▶ **Goal of the exercise**
Lines in the entries below where the word "viscosity" shows up should each be copied.
Information provided Start Marker
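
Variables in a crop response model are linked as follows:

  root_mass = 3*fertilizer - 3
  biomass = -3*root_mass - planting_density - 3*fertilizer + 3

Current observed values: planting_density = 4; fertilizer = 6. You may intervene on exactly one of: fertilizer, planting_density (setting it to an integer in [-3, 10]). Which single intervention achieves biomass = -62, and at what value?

set planting_density = 2

Intervening on fertilizer: biomass = -12*fertilizer + 8. Reaching -62 requires fertilizer = 35/6, not an integer.
Intervening on planting_density: with other inputs at their observed values, biomass = -planting_density - 60. Solving for -62 gives planting_density = 2, within [-3, 10].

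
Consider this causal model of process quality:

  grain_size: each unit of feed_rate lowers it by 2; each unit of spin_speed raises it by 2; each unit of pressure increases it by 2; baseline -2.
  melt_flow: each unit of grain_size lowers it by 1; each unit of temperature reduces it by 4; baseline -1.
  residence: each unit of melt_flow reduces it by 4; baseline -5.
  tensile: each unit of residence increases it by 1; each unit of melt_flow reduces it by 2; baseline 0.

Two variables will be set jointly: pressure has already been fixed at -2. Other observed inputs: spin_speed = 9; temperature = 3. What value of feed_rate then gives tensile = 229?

feed_rate = -7

With pressure held at -2:
Substituting into the grain_size equation gives grain_size = -2*feed_rate + 12.
melt_flow becomes 2*feed_rate - 25.
This gives residence = -8*feed_rate + 95.
So tensile = -12*feed_rate + 145.
Solve -12*feed_rate + 145 = 229: feed_rate = (229 - 145) / -12 = -7.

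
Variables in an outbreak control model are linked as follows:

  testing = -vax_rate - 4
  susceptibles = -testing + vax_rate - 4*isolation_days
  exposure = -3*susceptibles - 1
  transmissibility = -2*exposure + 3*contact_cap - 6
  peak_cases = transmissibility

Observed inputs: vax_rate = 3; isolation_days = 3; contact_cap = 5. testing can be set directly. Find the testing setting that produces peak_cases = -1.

testing = -7

Intervening on testing fixes its value directly, overriding its dependence on vax_rate.
Substituting into the susceptibles equation gives susceptibles = -testing - 9.
This gives exposure = 3*testing + 26.
Substituting into the transmissibility equation gives transmissibility = -6*testing - 43.
Substituting into the peak_cases equation gives peak_cases = -6*testing - 43.
Solve -6*testing - 43 = -1: testing = (-1 + 43) / -6 = -7.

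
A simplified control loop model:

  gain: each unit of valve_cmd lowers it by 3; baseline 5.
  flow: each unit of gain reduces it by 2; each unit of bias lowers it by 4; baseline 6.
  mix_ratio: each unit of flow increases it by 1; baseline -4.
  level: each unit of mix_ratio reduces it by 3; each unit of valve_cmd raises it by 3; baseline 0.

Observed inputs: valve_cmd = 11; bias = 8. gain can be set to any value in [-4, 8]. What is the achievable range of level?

Intervening on gain fixes its value directly, overriding its dependence on valve_cmd.
Substituting into the flow equation gives flow = -2*gain - 26.
Substituting into the mix_ratio equation gives mix_ratio = -2*gain - 30.
Substituting into the level equation gives level = 6*gain + 123.
Linear in gain, so extremes are at the endpoints: gain = -4 gives level = 99; gain = 8 gives level = 171.

99 to 171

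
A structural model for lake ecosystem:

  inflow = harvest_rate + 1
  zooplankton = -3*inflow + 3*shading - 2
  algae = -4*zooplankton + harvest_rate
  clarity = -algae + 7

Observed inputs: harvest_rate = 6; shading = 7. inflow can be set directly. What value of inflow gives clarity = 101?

Intervening on inflow fixes its value directly, overriding its dependence on harvest_rate.
Substituting into the zooplankton equation gives zooplankton = -3*inflow + 19.
So algae = 12*inflow - 70.
Substituting into the clarity equation gives clarity = -12*inflow + 77.
Solve -12*inflow + 77 = 101: inflow = (101 - 77) / -12 = -2.

inflow = -2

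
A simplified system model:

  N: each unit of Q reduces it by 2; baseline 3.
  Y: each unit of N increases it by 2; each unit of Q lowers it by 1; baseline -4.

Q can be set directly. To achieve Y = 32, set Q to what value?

Q = -6

Substituting into the Y equation gives Y = -5*Q + 2.
Solve -5*Q + 2 = 32: Q = (32 - 2) / -5 = -6.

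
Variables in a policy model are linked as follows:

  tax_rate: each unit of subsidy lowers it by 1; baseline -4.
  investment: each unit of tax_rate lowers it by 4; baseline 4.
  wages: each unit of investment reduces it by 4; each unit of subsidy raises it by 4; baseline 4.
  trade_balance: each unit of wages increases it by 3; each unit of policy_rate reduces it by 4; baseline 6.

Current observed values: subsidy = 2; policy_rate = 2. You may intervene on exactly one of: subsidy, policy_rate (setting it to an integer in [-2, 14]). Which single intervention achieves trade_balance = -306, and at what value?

set policy_rate = 3

Intervening on subsidy: trade_balance = -36*subsidy - 230. Reaching -306 requires subsidy = 19/9, not an integer.
Intervening on policy_rate: with other inputs at their observed values, trade_balance = -4*policy_rate - 294. Solving for -306 gives policy_rate = 3, within [-2, 14].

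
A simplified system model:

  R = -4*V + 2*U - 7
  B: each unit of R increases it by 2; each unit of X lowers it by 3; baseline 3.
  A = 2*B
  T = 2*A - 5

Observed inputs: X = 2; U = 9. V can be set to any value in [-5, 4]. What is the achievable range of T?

Substituting into the R equation gives R = -4*V + 11.
Substituting into the B equation gives B = -8*V + 19.
A becomes -16*V + 38.
T becomes -32*V + 71.
Linear in V, so extremes are at the endpoints: V = -5 gives T = 231; V = 4 gives T = -57.

-57 to 231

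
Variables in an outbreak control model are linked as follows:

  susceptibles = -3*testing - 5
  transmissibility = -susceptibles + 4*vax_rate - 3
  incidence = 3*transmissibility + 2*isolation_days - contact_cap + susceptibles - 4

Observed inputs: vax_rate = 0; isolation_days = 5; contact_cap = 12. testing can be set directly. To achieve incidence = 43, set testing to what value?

testing = 8

Substituting into the transmissibility equation gives transmissibility = 3*testing + 2.
Substituting into the incidence equation gives incidence = 6*testing - 5.
Solve 6*testing - 5 = 43: testing = (43 + 5) / 6 = 8.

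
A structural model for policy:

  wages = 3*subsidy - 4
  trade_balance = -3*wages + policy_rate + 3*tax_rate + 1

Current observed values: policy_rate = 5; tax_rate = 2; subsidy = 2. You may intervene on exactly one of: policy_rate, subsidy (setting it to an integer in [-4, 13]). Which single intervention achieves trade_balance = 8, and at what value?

Intervening on policy_rate: with other inputs at their observed values, trade_balance = policy_rate + 1. Solving for 8 gives policy_rate = 7, within [-4, 13].
Intervening on subsidy: trade_balance = -9*subsidy + 24. Reaching 8 requires subsidy = 16/9, not an integer.

set policy_rate = 7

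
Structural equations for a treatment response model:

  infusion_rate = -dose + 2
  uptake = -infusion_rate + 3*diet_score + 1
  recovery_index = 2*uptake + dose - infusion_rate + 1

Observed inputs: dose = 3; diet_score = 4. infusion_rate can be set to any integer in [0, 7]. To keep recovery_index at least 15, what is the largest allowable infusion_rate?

infusion_rate = 5

Intervening on infusion_rate fixes its value directly, overriding its dependence on dose.
Substituting into the uptake equation gives uptake = -infusion_rate + 13.
recovery_index becomes -3*infusion_rate + 30.
Require -3*infusion_rate + 30 ≥ 15, so infusion_rate ≤ 5.
The largest integer in [0, 7] satisfying this is 5.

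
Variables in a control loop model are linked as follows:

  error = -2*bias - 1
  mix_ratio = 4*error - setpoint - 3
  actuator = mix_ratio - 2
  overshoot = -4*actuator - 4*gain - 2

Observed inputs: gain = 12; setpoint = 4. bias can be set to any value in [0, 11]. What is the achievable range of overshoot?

2 to 354

Substituting into the mix_ratio equation gives mix_ratio = -8*bias - 11.
So actuator = -8*bias - 13.
overshoot becomes 32*bias + 2.
Linear in bias, so extremes are at the endpoints: bias = 0 gives overshoot = 2; bias = 11 gives overshoot = 354.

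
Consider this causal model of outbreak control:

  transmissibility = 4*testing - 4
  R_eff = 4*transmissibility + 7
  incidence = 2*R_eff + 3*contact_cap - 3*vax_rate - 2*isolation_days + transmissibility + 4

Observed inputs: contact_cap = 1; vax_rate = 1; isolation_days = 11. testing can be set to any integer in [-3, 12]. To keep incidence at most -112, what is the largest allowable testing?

Substituting into the R_eff equation gives R_eff = 16*testing - 9.
So incidence = 36*testing - 40.
Require 36*testing - 40 ≤ -112, so testing ≤ -2.
The largest integer in [-3, 12] satisfying this is -2.

testing = -2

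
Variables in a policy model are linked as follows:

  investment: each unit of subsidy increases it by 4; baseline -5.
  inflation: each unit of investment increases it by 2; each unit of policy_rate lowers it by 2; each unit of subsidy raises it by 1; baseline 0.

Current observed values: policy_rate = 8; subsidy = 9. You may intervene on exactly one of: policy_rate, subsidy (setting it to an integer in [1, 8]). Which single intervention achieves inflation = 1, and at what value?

set subsidy = 3

Intervening on policy_rate: inflation = -2*policy_rate + 71. Reaching 1 requires policy_rate = 35, outside [1, 8].
Intervening on subsidy: with other inputs at their observed values, inflation = 9*subsidy - 26. Solving for 1 gives subsidy = 3, within [1, 8].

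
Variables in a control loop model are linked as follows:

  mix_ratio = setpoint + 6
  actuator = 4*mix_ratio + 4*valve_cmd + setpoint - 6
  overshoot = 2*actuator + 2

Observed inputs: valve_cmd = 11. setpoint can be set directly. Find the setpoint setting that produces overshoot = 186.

setpoint = 6

Substituting into the actuator equation gives actuator = 5*setpoint + 62.
Substituting into the overshoot equation gives overshoot = 10*setpoint + 126.
Solve 10*setpoint + 126 = 186: setpoint = (186 - 126) / 10 = 6.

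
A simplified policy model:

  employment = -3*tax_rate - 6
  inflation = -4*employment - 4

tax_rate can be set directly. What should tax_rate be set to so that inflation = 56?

Substituting into the inflation equation gives inflation = 12*tax_rate + 20.
Solve 12*tax_rate + 20 = 56: tax_rate = (56 - 20) / 12 = 3.

tax_rate = 3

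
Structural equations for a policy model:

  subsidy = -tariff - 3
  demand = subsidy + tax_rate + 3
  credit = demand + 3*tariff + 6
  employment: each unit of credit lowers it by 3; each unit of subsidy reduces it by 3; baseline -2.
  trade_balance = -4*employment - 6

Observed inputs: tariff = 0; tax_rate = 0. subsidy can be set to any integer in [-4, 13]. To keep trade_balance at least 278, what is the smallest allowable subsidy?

subsidy = 7

Intervening on subsidy fixes its value directly, overriding its dependence on tariff.
Substituting into the demand equation gives demand = subsidy + 3.
Substituting into the credit equation gives credit = subsidy + 9.
So employment = -6*subsidy - 29.
trade_balance becomes 24*subsidy + 110.
Require 24*subsidy + 110 ≥ 278, so subsidy ≥ 7.
The smallest integer in [-4, 13] satisfying this is 7.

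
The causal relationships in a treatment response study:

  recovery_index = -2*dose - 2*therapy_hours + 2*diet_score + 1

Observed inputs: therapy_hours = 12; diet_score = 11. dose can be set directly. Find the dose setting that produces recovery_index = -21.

Substituting into the recovery_index equation gives recovery_index = -2*dose - 1.
Solve -2*dose - 1 = -21: dose = (-21 + 1) / -2 = 10.

dose = 10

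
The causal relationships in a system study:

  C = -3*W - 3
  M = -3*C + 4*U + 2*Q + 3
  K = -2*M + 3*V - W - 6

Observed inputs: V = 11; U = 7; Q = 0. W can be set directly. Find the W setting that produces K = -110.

Substituting into the M equation gives M = 9*W + 40.
So K = -19*W - 53.
Solve -19*W - 53 = -110: W = (-110 + 53) / -19 = 3.

W = 3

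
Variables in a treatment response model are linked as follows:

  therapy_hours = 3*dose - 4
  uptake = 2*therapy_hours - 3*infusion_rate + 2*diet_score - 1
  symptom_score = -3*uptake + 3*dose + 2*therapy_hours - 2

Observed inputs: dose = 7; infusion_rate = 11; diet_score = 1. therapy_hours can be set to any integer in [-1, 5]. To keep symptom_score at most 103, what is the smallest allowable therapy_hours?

Intervening on therapy_hours fixes its value directly, overriding its dependence on dose.
Substituting into the uptake equation gives uptake = 2*therapy_hours - 32.
Substituting into the symptom_score equation gives symptom_score = -4*therapy_hours + 115.
Require -4*therapy_hours + 115 ≤ 103, so therapy_hours ≥ 3.
The smallest integer in [-1, 5] satisfying this is 3.

therapy_hours = 3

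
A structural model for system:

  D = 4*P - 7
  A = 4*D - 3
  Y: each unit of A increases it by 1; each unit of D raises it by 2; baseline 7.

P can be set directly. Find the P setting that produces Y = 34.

P = 3

Substituting into the A equation gives A = 16*P - 31.
This gives Y = 24*P - 38.
Solve 24*P - 38 = 34: P = (34 + 38) / 24 = 3.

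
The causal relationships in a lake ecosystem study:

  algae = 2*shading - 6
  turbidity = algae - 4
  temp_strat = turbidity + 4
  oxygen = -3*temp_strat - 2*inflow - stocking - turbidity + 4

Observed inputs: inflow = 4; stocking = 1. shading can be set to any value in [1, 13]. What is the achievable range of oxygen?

-81 to 15

Substituting into the turbidity equation gives turbidity = 2*shading - 10.
Substituting into the temp_strat equation gives temp_strat = 2*shading - 6.
Substituting into the oxygen equation gives oxygen = -8*shading + 23.
Linear in shading, so extremes are at the endpoints: shading = 1 gives oxygen = 15; shading = 13 gives oxygen = -81.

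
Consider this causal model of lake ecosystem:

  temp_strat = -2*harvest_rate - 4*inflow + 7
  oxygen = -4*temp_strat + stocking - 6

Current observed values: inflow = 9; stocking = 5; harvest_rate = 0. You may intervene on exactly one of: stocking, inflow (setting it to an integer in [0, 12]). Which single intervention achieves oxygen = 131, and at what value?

set inflow = 10

Intervening on stocking: oxygen = stocking + 110. Reaching 131 requires stocking = 21, outside [0, 12].
Intervening on inflow: with other inputs at their observed values, oxygen = 16*inflow - 29. Solving for 131 gives inflow = 10, within [0, 12].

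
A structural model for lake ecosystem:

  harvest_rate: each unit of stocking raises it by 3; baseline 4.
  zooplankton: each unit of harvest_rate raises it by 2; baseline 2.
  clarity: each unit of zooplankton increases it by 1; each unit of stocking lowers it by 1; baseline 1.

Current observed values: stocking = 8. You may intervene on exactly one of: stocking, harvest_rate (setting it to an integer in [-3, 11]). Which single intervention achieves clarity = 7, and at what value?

set harvest_rate = 6

Intervening on stocking: clarity = 5*stocking + 11. Reaching 7 requires stocking = -4/5, not an integer.
Intervening on harvest_rate: with other inputs at their observed values, clarity = 2*harvest_rate - 5. Solving for 7 gives harvest_rate = 6, within [-3, 11].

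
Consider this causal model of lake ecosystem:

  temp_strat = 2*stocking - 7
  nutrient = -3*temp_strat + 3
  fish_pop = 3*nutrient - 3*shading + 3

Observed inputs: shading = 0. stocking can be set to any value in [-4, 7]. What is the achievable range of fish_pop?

-51 to 147

Substituting into the nutrient equation gives nutrient = -6*stocking + 24.
This gives fish_pop = -18*stocking + 75.
Linear in stocking, so extremes are at the endpoints: stocking = -4 gives fish_pop = 147; stocking = 7 gives fish_pop = -51.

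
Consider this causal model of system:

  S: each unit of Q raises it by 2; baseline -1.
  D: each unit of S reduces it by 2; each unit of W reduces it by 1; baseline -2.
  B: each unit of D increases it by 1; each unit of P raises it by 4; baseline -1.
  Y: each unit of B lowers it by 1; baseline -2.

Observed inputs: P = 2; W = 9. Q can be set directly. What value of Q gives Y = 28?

Q = 7

Substituting into the D equation gives D = -4*Q - 9.
Substituting into the B equation gives B = -4*Q - 2.
Substituting into the Y equation gives Y = 4*Q.
Solve 4*Q = 28: Q = 28 / 4 = 7.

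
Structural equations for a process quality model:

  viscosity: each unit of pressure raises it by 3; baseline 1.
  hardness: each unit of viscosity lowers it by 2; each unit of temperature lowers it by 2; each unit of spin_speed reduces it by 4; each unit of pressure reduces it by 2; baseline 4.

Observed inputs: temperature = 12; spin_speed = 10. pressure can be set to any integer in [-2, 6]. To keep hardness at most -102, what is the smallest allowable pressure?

Substituting into the hardness equation gives hardness = -8*pressure - 62.
Require -8*pressure - 62 ≤ -102, so pressure ≥ 5.
The smallest integer in [-2, 6] satisfying this is 5.

pressure = 5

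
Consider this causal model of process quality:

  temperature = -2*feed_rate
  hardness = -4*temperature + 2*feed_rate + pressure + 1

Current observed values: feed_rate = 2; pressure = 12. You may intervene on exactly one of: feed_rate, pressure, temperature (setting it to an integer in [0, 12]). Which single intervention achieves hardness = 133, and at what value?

set feed_rate = 12

Intervening on feed_rate: with other inputs at their observed values, hardness = 10*feed_rate + 13. Solving for 133 gives feed_rate = 12, within [0, 12].
Intervening on pressure: hardness = pressure + 21. Reaching 133 requires pressure = 112, outside [0, 12].
Intervening on temperature: hardness = -4*temperature + 17. Reaching 133 requires temperature = -29, outside [0, 12].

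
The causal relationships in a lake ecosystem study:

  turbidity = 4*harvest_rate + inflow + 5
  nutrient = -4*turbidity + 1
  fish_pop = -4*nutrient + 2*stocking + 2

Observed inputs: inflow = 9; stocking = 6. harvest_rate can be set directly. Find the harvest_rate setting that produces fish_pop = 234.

harvest_rate = 0

Substituting into the turbidity equation gives turbidity = 4*harvest_rate + 14.
nutrient becomes -16*harvest_rate - 55.
Substituting into the fish_pop equation gives fish_pop = 64*harvest_rate + 234.
Solve 64*harvest_rate + 234 = 234: harvest_rate = (234 - 234) / 64 = 0.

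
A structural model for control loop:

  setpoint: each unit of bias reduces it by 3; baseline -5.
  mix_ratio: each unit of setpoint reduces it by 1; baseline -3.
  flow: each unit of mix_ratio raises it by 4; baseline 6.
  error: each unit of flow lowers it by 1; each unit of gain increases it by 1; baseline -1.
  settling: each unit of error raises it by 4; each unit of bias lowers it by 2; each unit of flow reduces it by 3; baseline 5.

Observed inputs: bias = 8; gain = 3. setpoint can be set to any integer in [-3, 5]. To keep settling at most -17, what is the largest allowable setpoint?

setpoint = -2

Intervening on setpoint fixes its value directly, overriding its dependence on bias.
Substituting into the flow equation gives flow = -4*setpoint - 6.
error becomes 4*setpoint + 8.
Substituting into the settling equation gives settling = 28*setpoint + 39.
Require 28*setpoint + 39 ≤ -17, so setpoint ≤ -2.
The largest integer in [-3, 5] satisfying this is -2.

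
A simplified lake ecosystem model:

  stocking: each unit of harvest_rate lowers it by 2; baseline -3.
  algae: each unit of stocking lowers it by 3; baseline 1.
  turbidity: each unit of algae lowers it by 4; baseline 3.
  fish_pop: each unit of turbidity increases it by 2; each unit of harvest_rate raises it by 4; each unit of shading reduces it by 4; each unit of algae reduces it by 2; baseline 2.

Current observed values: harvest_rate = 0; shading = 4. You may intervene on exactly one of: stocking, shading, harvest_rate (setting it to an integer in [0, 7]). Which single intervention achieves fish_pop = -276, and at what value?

Intervening on stocking: fish_pop = 30*stocking - 18. Reaching -276 requires stocking = -43/5, not an integer.
Intervening on shading: fish_pop = -4*shading - 92. Reaching -276 requires shading = 46, outside [0, 7].
Intervening on harvest_rate: with other inputs at their observed values, fish_pop = -56*harvest_rate - 108. Solving for -276 gives harvest_rate = 3, within [0, 7].

set harvest_rate = 3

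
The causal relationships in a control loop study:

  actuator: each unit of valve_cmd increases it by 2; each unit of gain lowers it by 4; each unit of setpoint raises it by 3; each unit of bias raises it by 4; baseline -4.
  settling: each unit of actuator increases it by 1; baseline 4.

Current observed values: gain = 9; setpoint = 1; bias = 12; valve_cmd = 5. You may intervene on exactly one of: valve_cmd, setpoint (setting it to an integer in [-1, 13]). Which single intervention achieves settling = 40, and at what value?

Intervening on valve_cmd: settling = 2*valve_cmd + 15. Reaching 40 requires valve_cmd = 25/2, not an integer.
Intervening on setpoint: with other inputs at their observed values, settling = 3*setpoint + 22. Solving for 40 gives setpoint = 6, within [-1, 13].

set setpoint = 6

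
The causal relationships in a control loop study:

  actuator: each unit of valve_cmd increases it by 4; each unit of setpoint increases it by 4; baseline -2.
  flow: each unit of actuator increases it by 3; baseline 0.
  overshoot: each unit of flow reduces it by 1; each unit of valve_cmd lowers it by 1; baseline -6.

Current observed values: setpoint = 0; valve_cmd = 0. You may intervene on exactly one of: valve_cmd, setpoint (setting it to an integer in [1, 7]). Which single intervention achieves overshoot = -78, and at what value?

set valve_cmd = 6

Intervening on valve_cmd: with other inputs at their observed values, overshoot = -13*valve_cmd. Solving for -78 gives valve_cmd = 6, within [1, 7].
Intervening on setpoint: overshoot = -12*setpoint. Reaching -78 requires setpoint = 13/2, not an integer.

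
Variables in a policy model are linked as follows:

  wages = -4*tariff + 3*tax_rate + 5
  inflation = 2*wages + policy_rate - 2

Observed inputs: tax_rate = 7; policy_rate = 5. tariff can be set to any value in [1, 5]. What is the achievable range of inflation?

Substituting into the wages equation gives wages = -4*tariff + 26.
Substituting into the inflation equation gives inflation = -8*tariff + 55.
Linear in tariff, so extremes are at the endpoints: tariff = 1 gives inflation = 47; tariff = 5 gives inflation = 15.

15 to 47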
Information provided End Marker
▶ **Final answer**
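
  viscosity: each unit of pressure raises it by 3; baseline 1.
  hardness: each unit of viscosity lowers it by 2; each unit of temperature lowers it by 2; each unit of spin_speed reduces it by 4; each unit of pressure reduces it by 2; baseline 4.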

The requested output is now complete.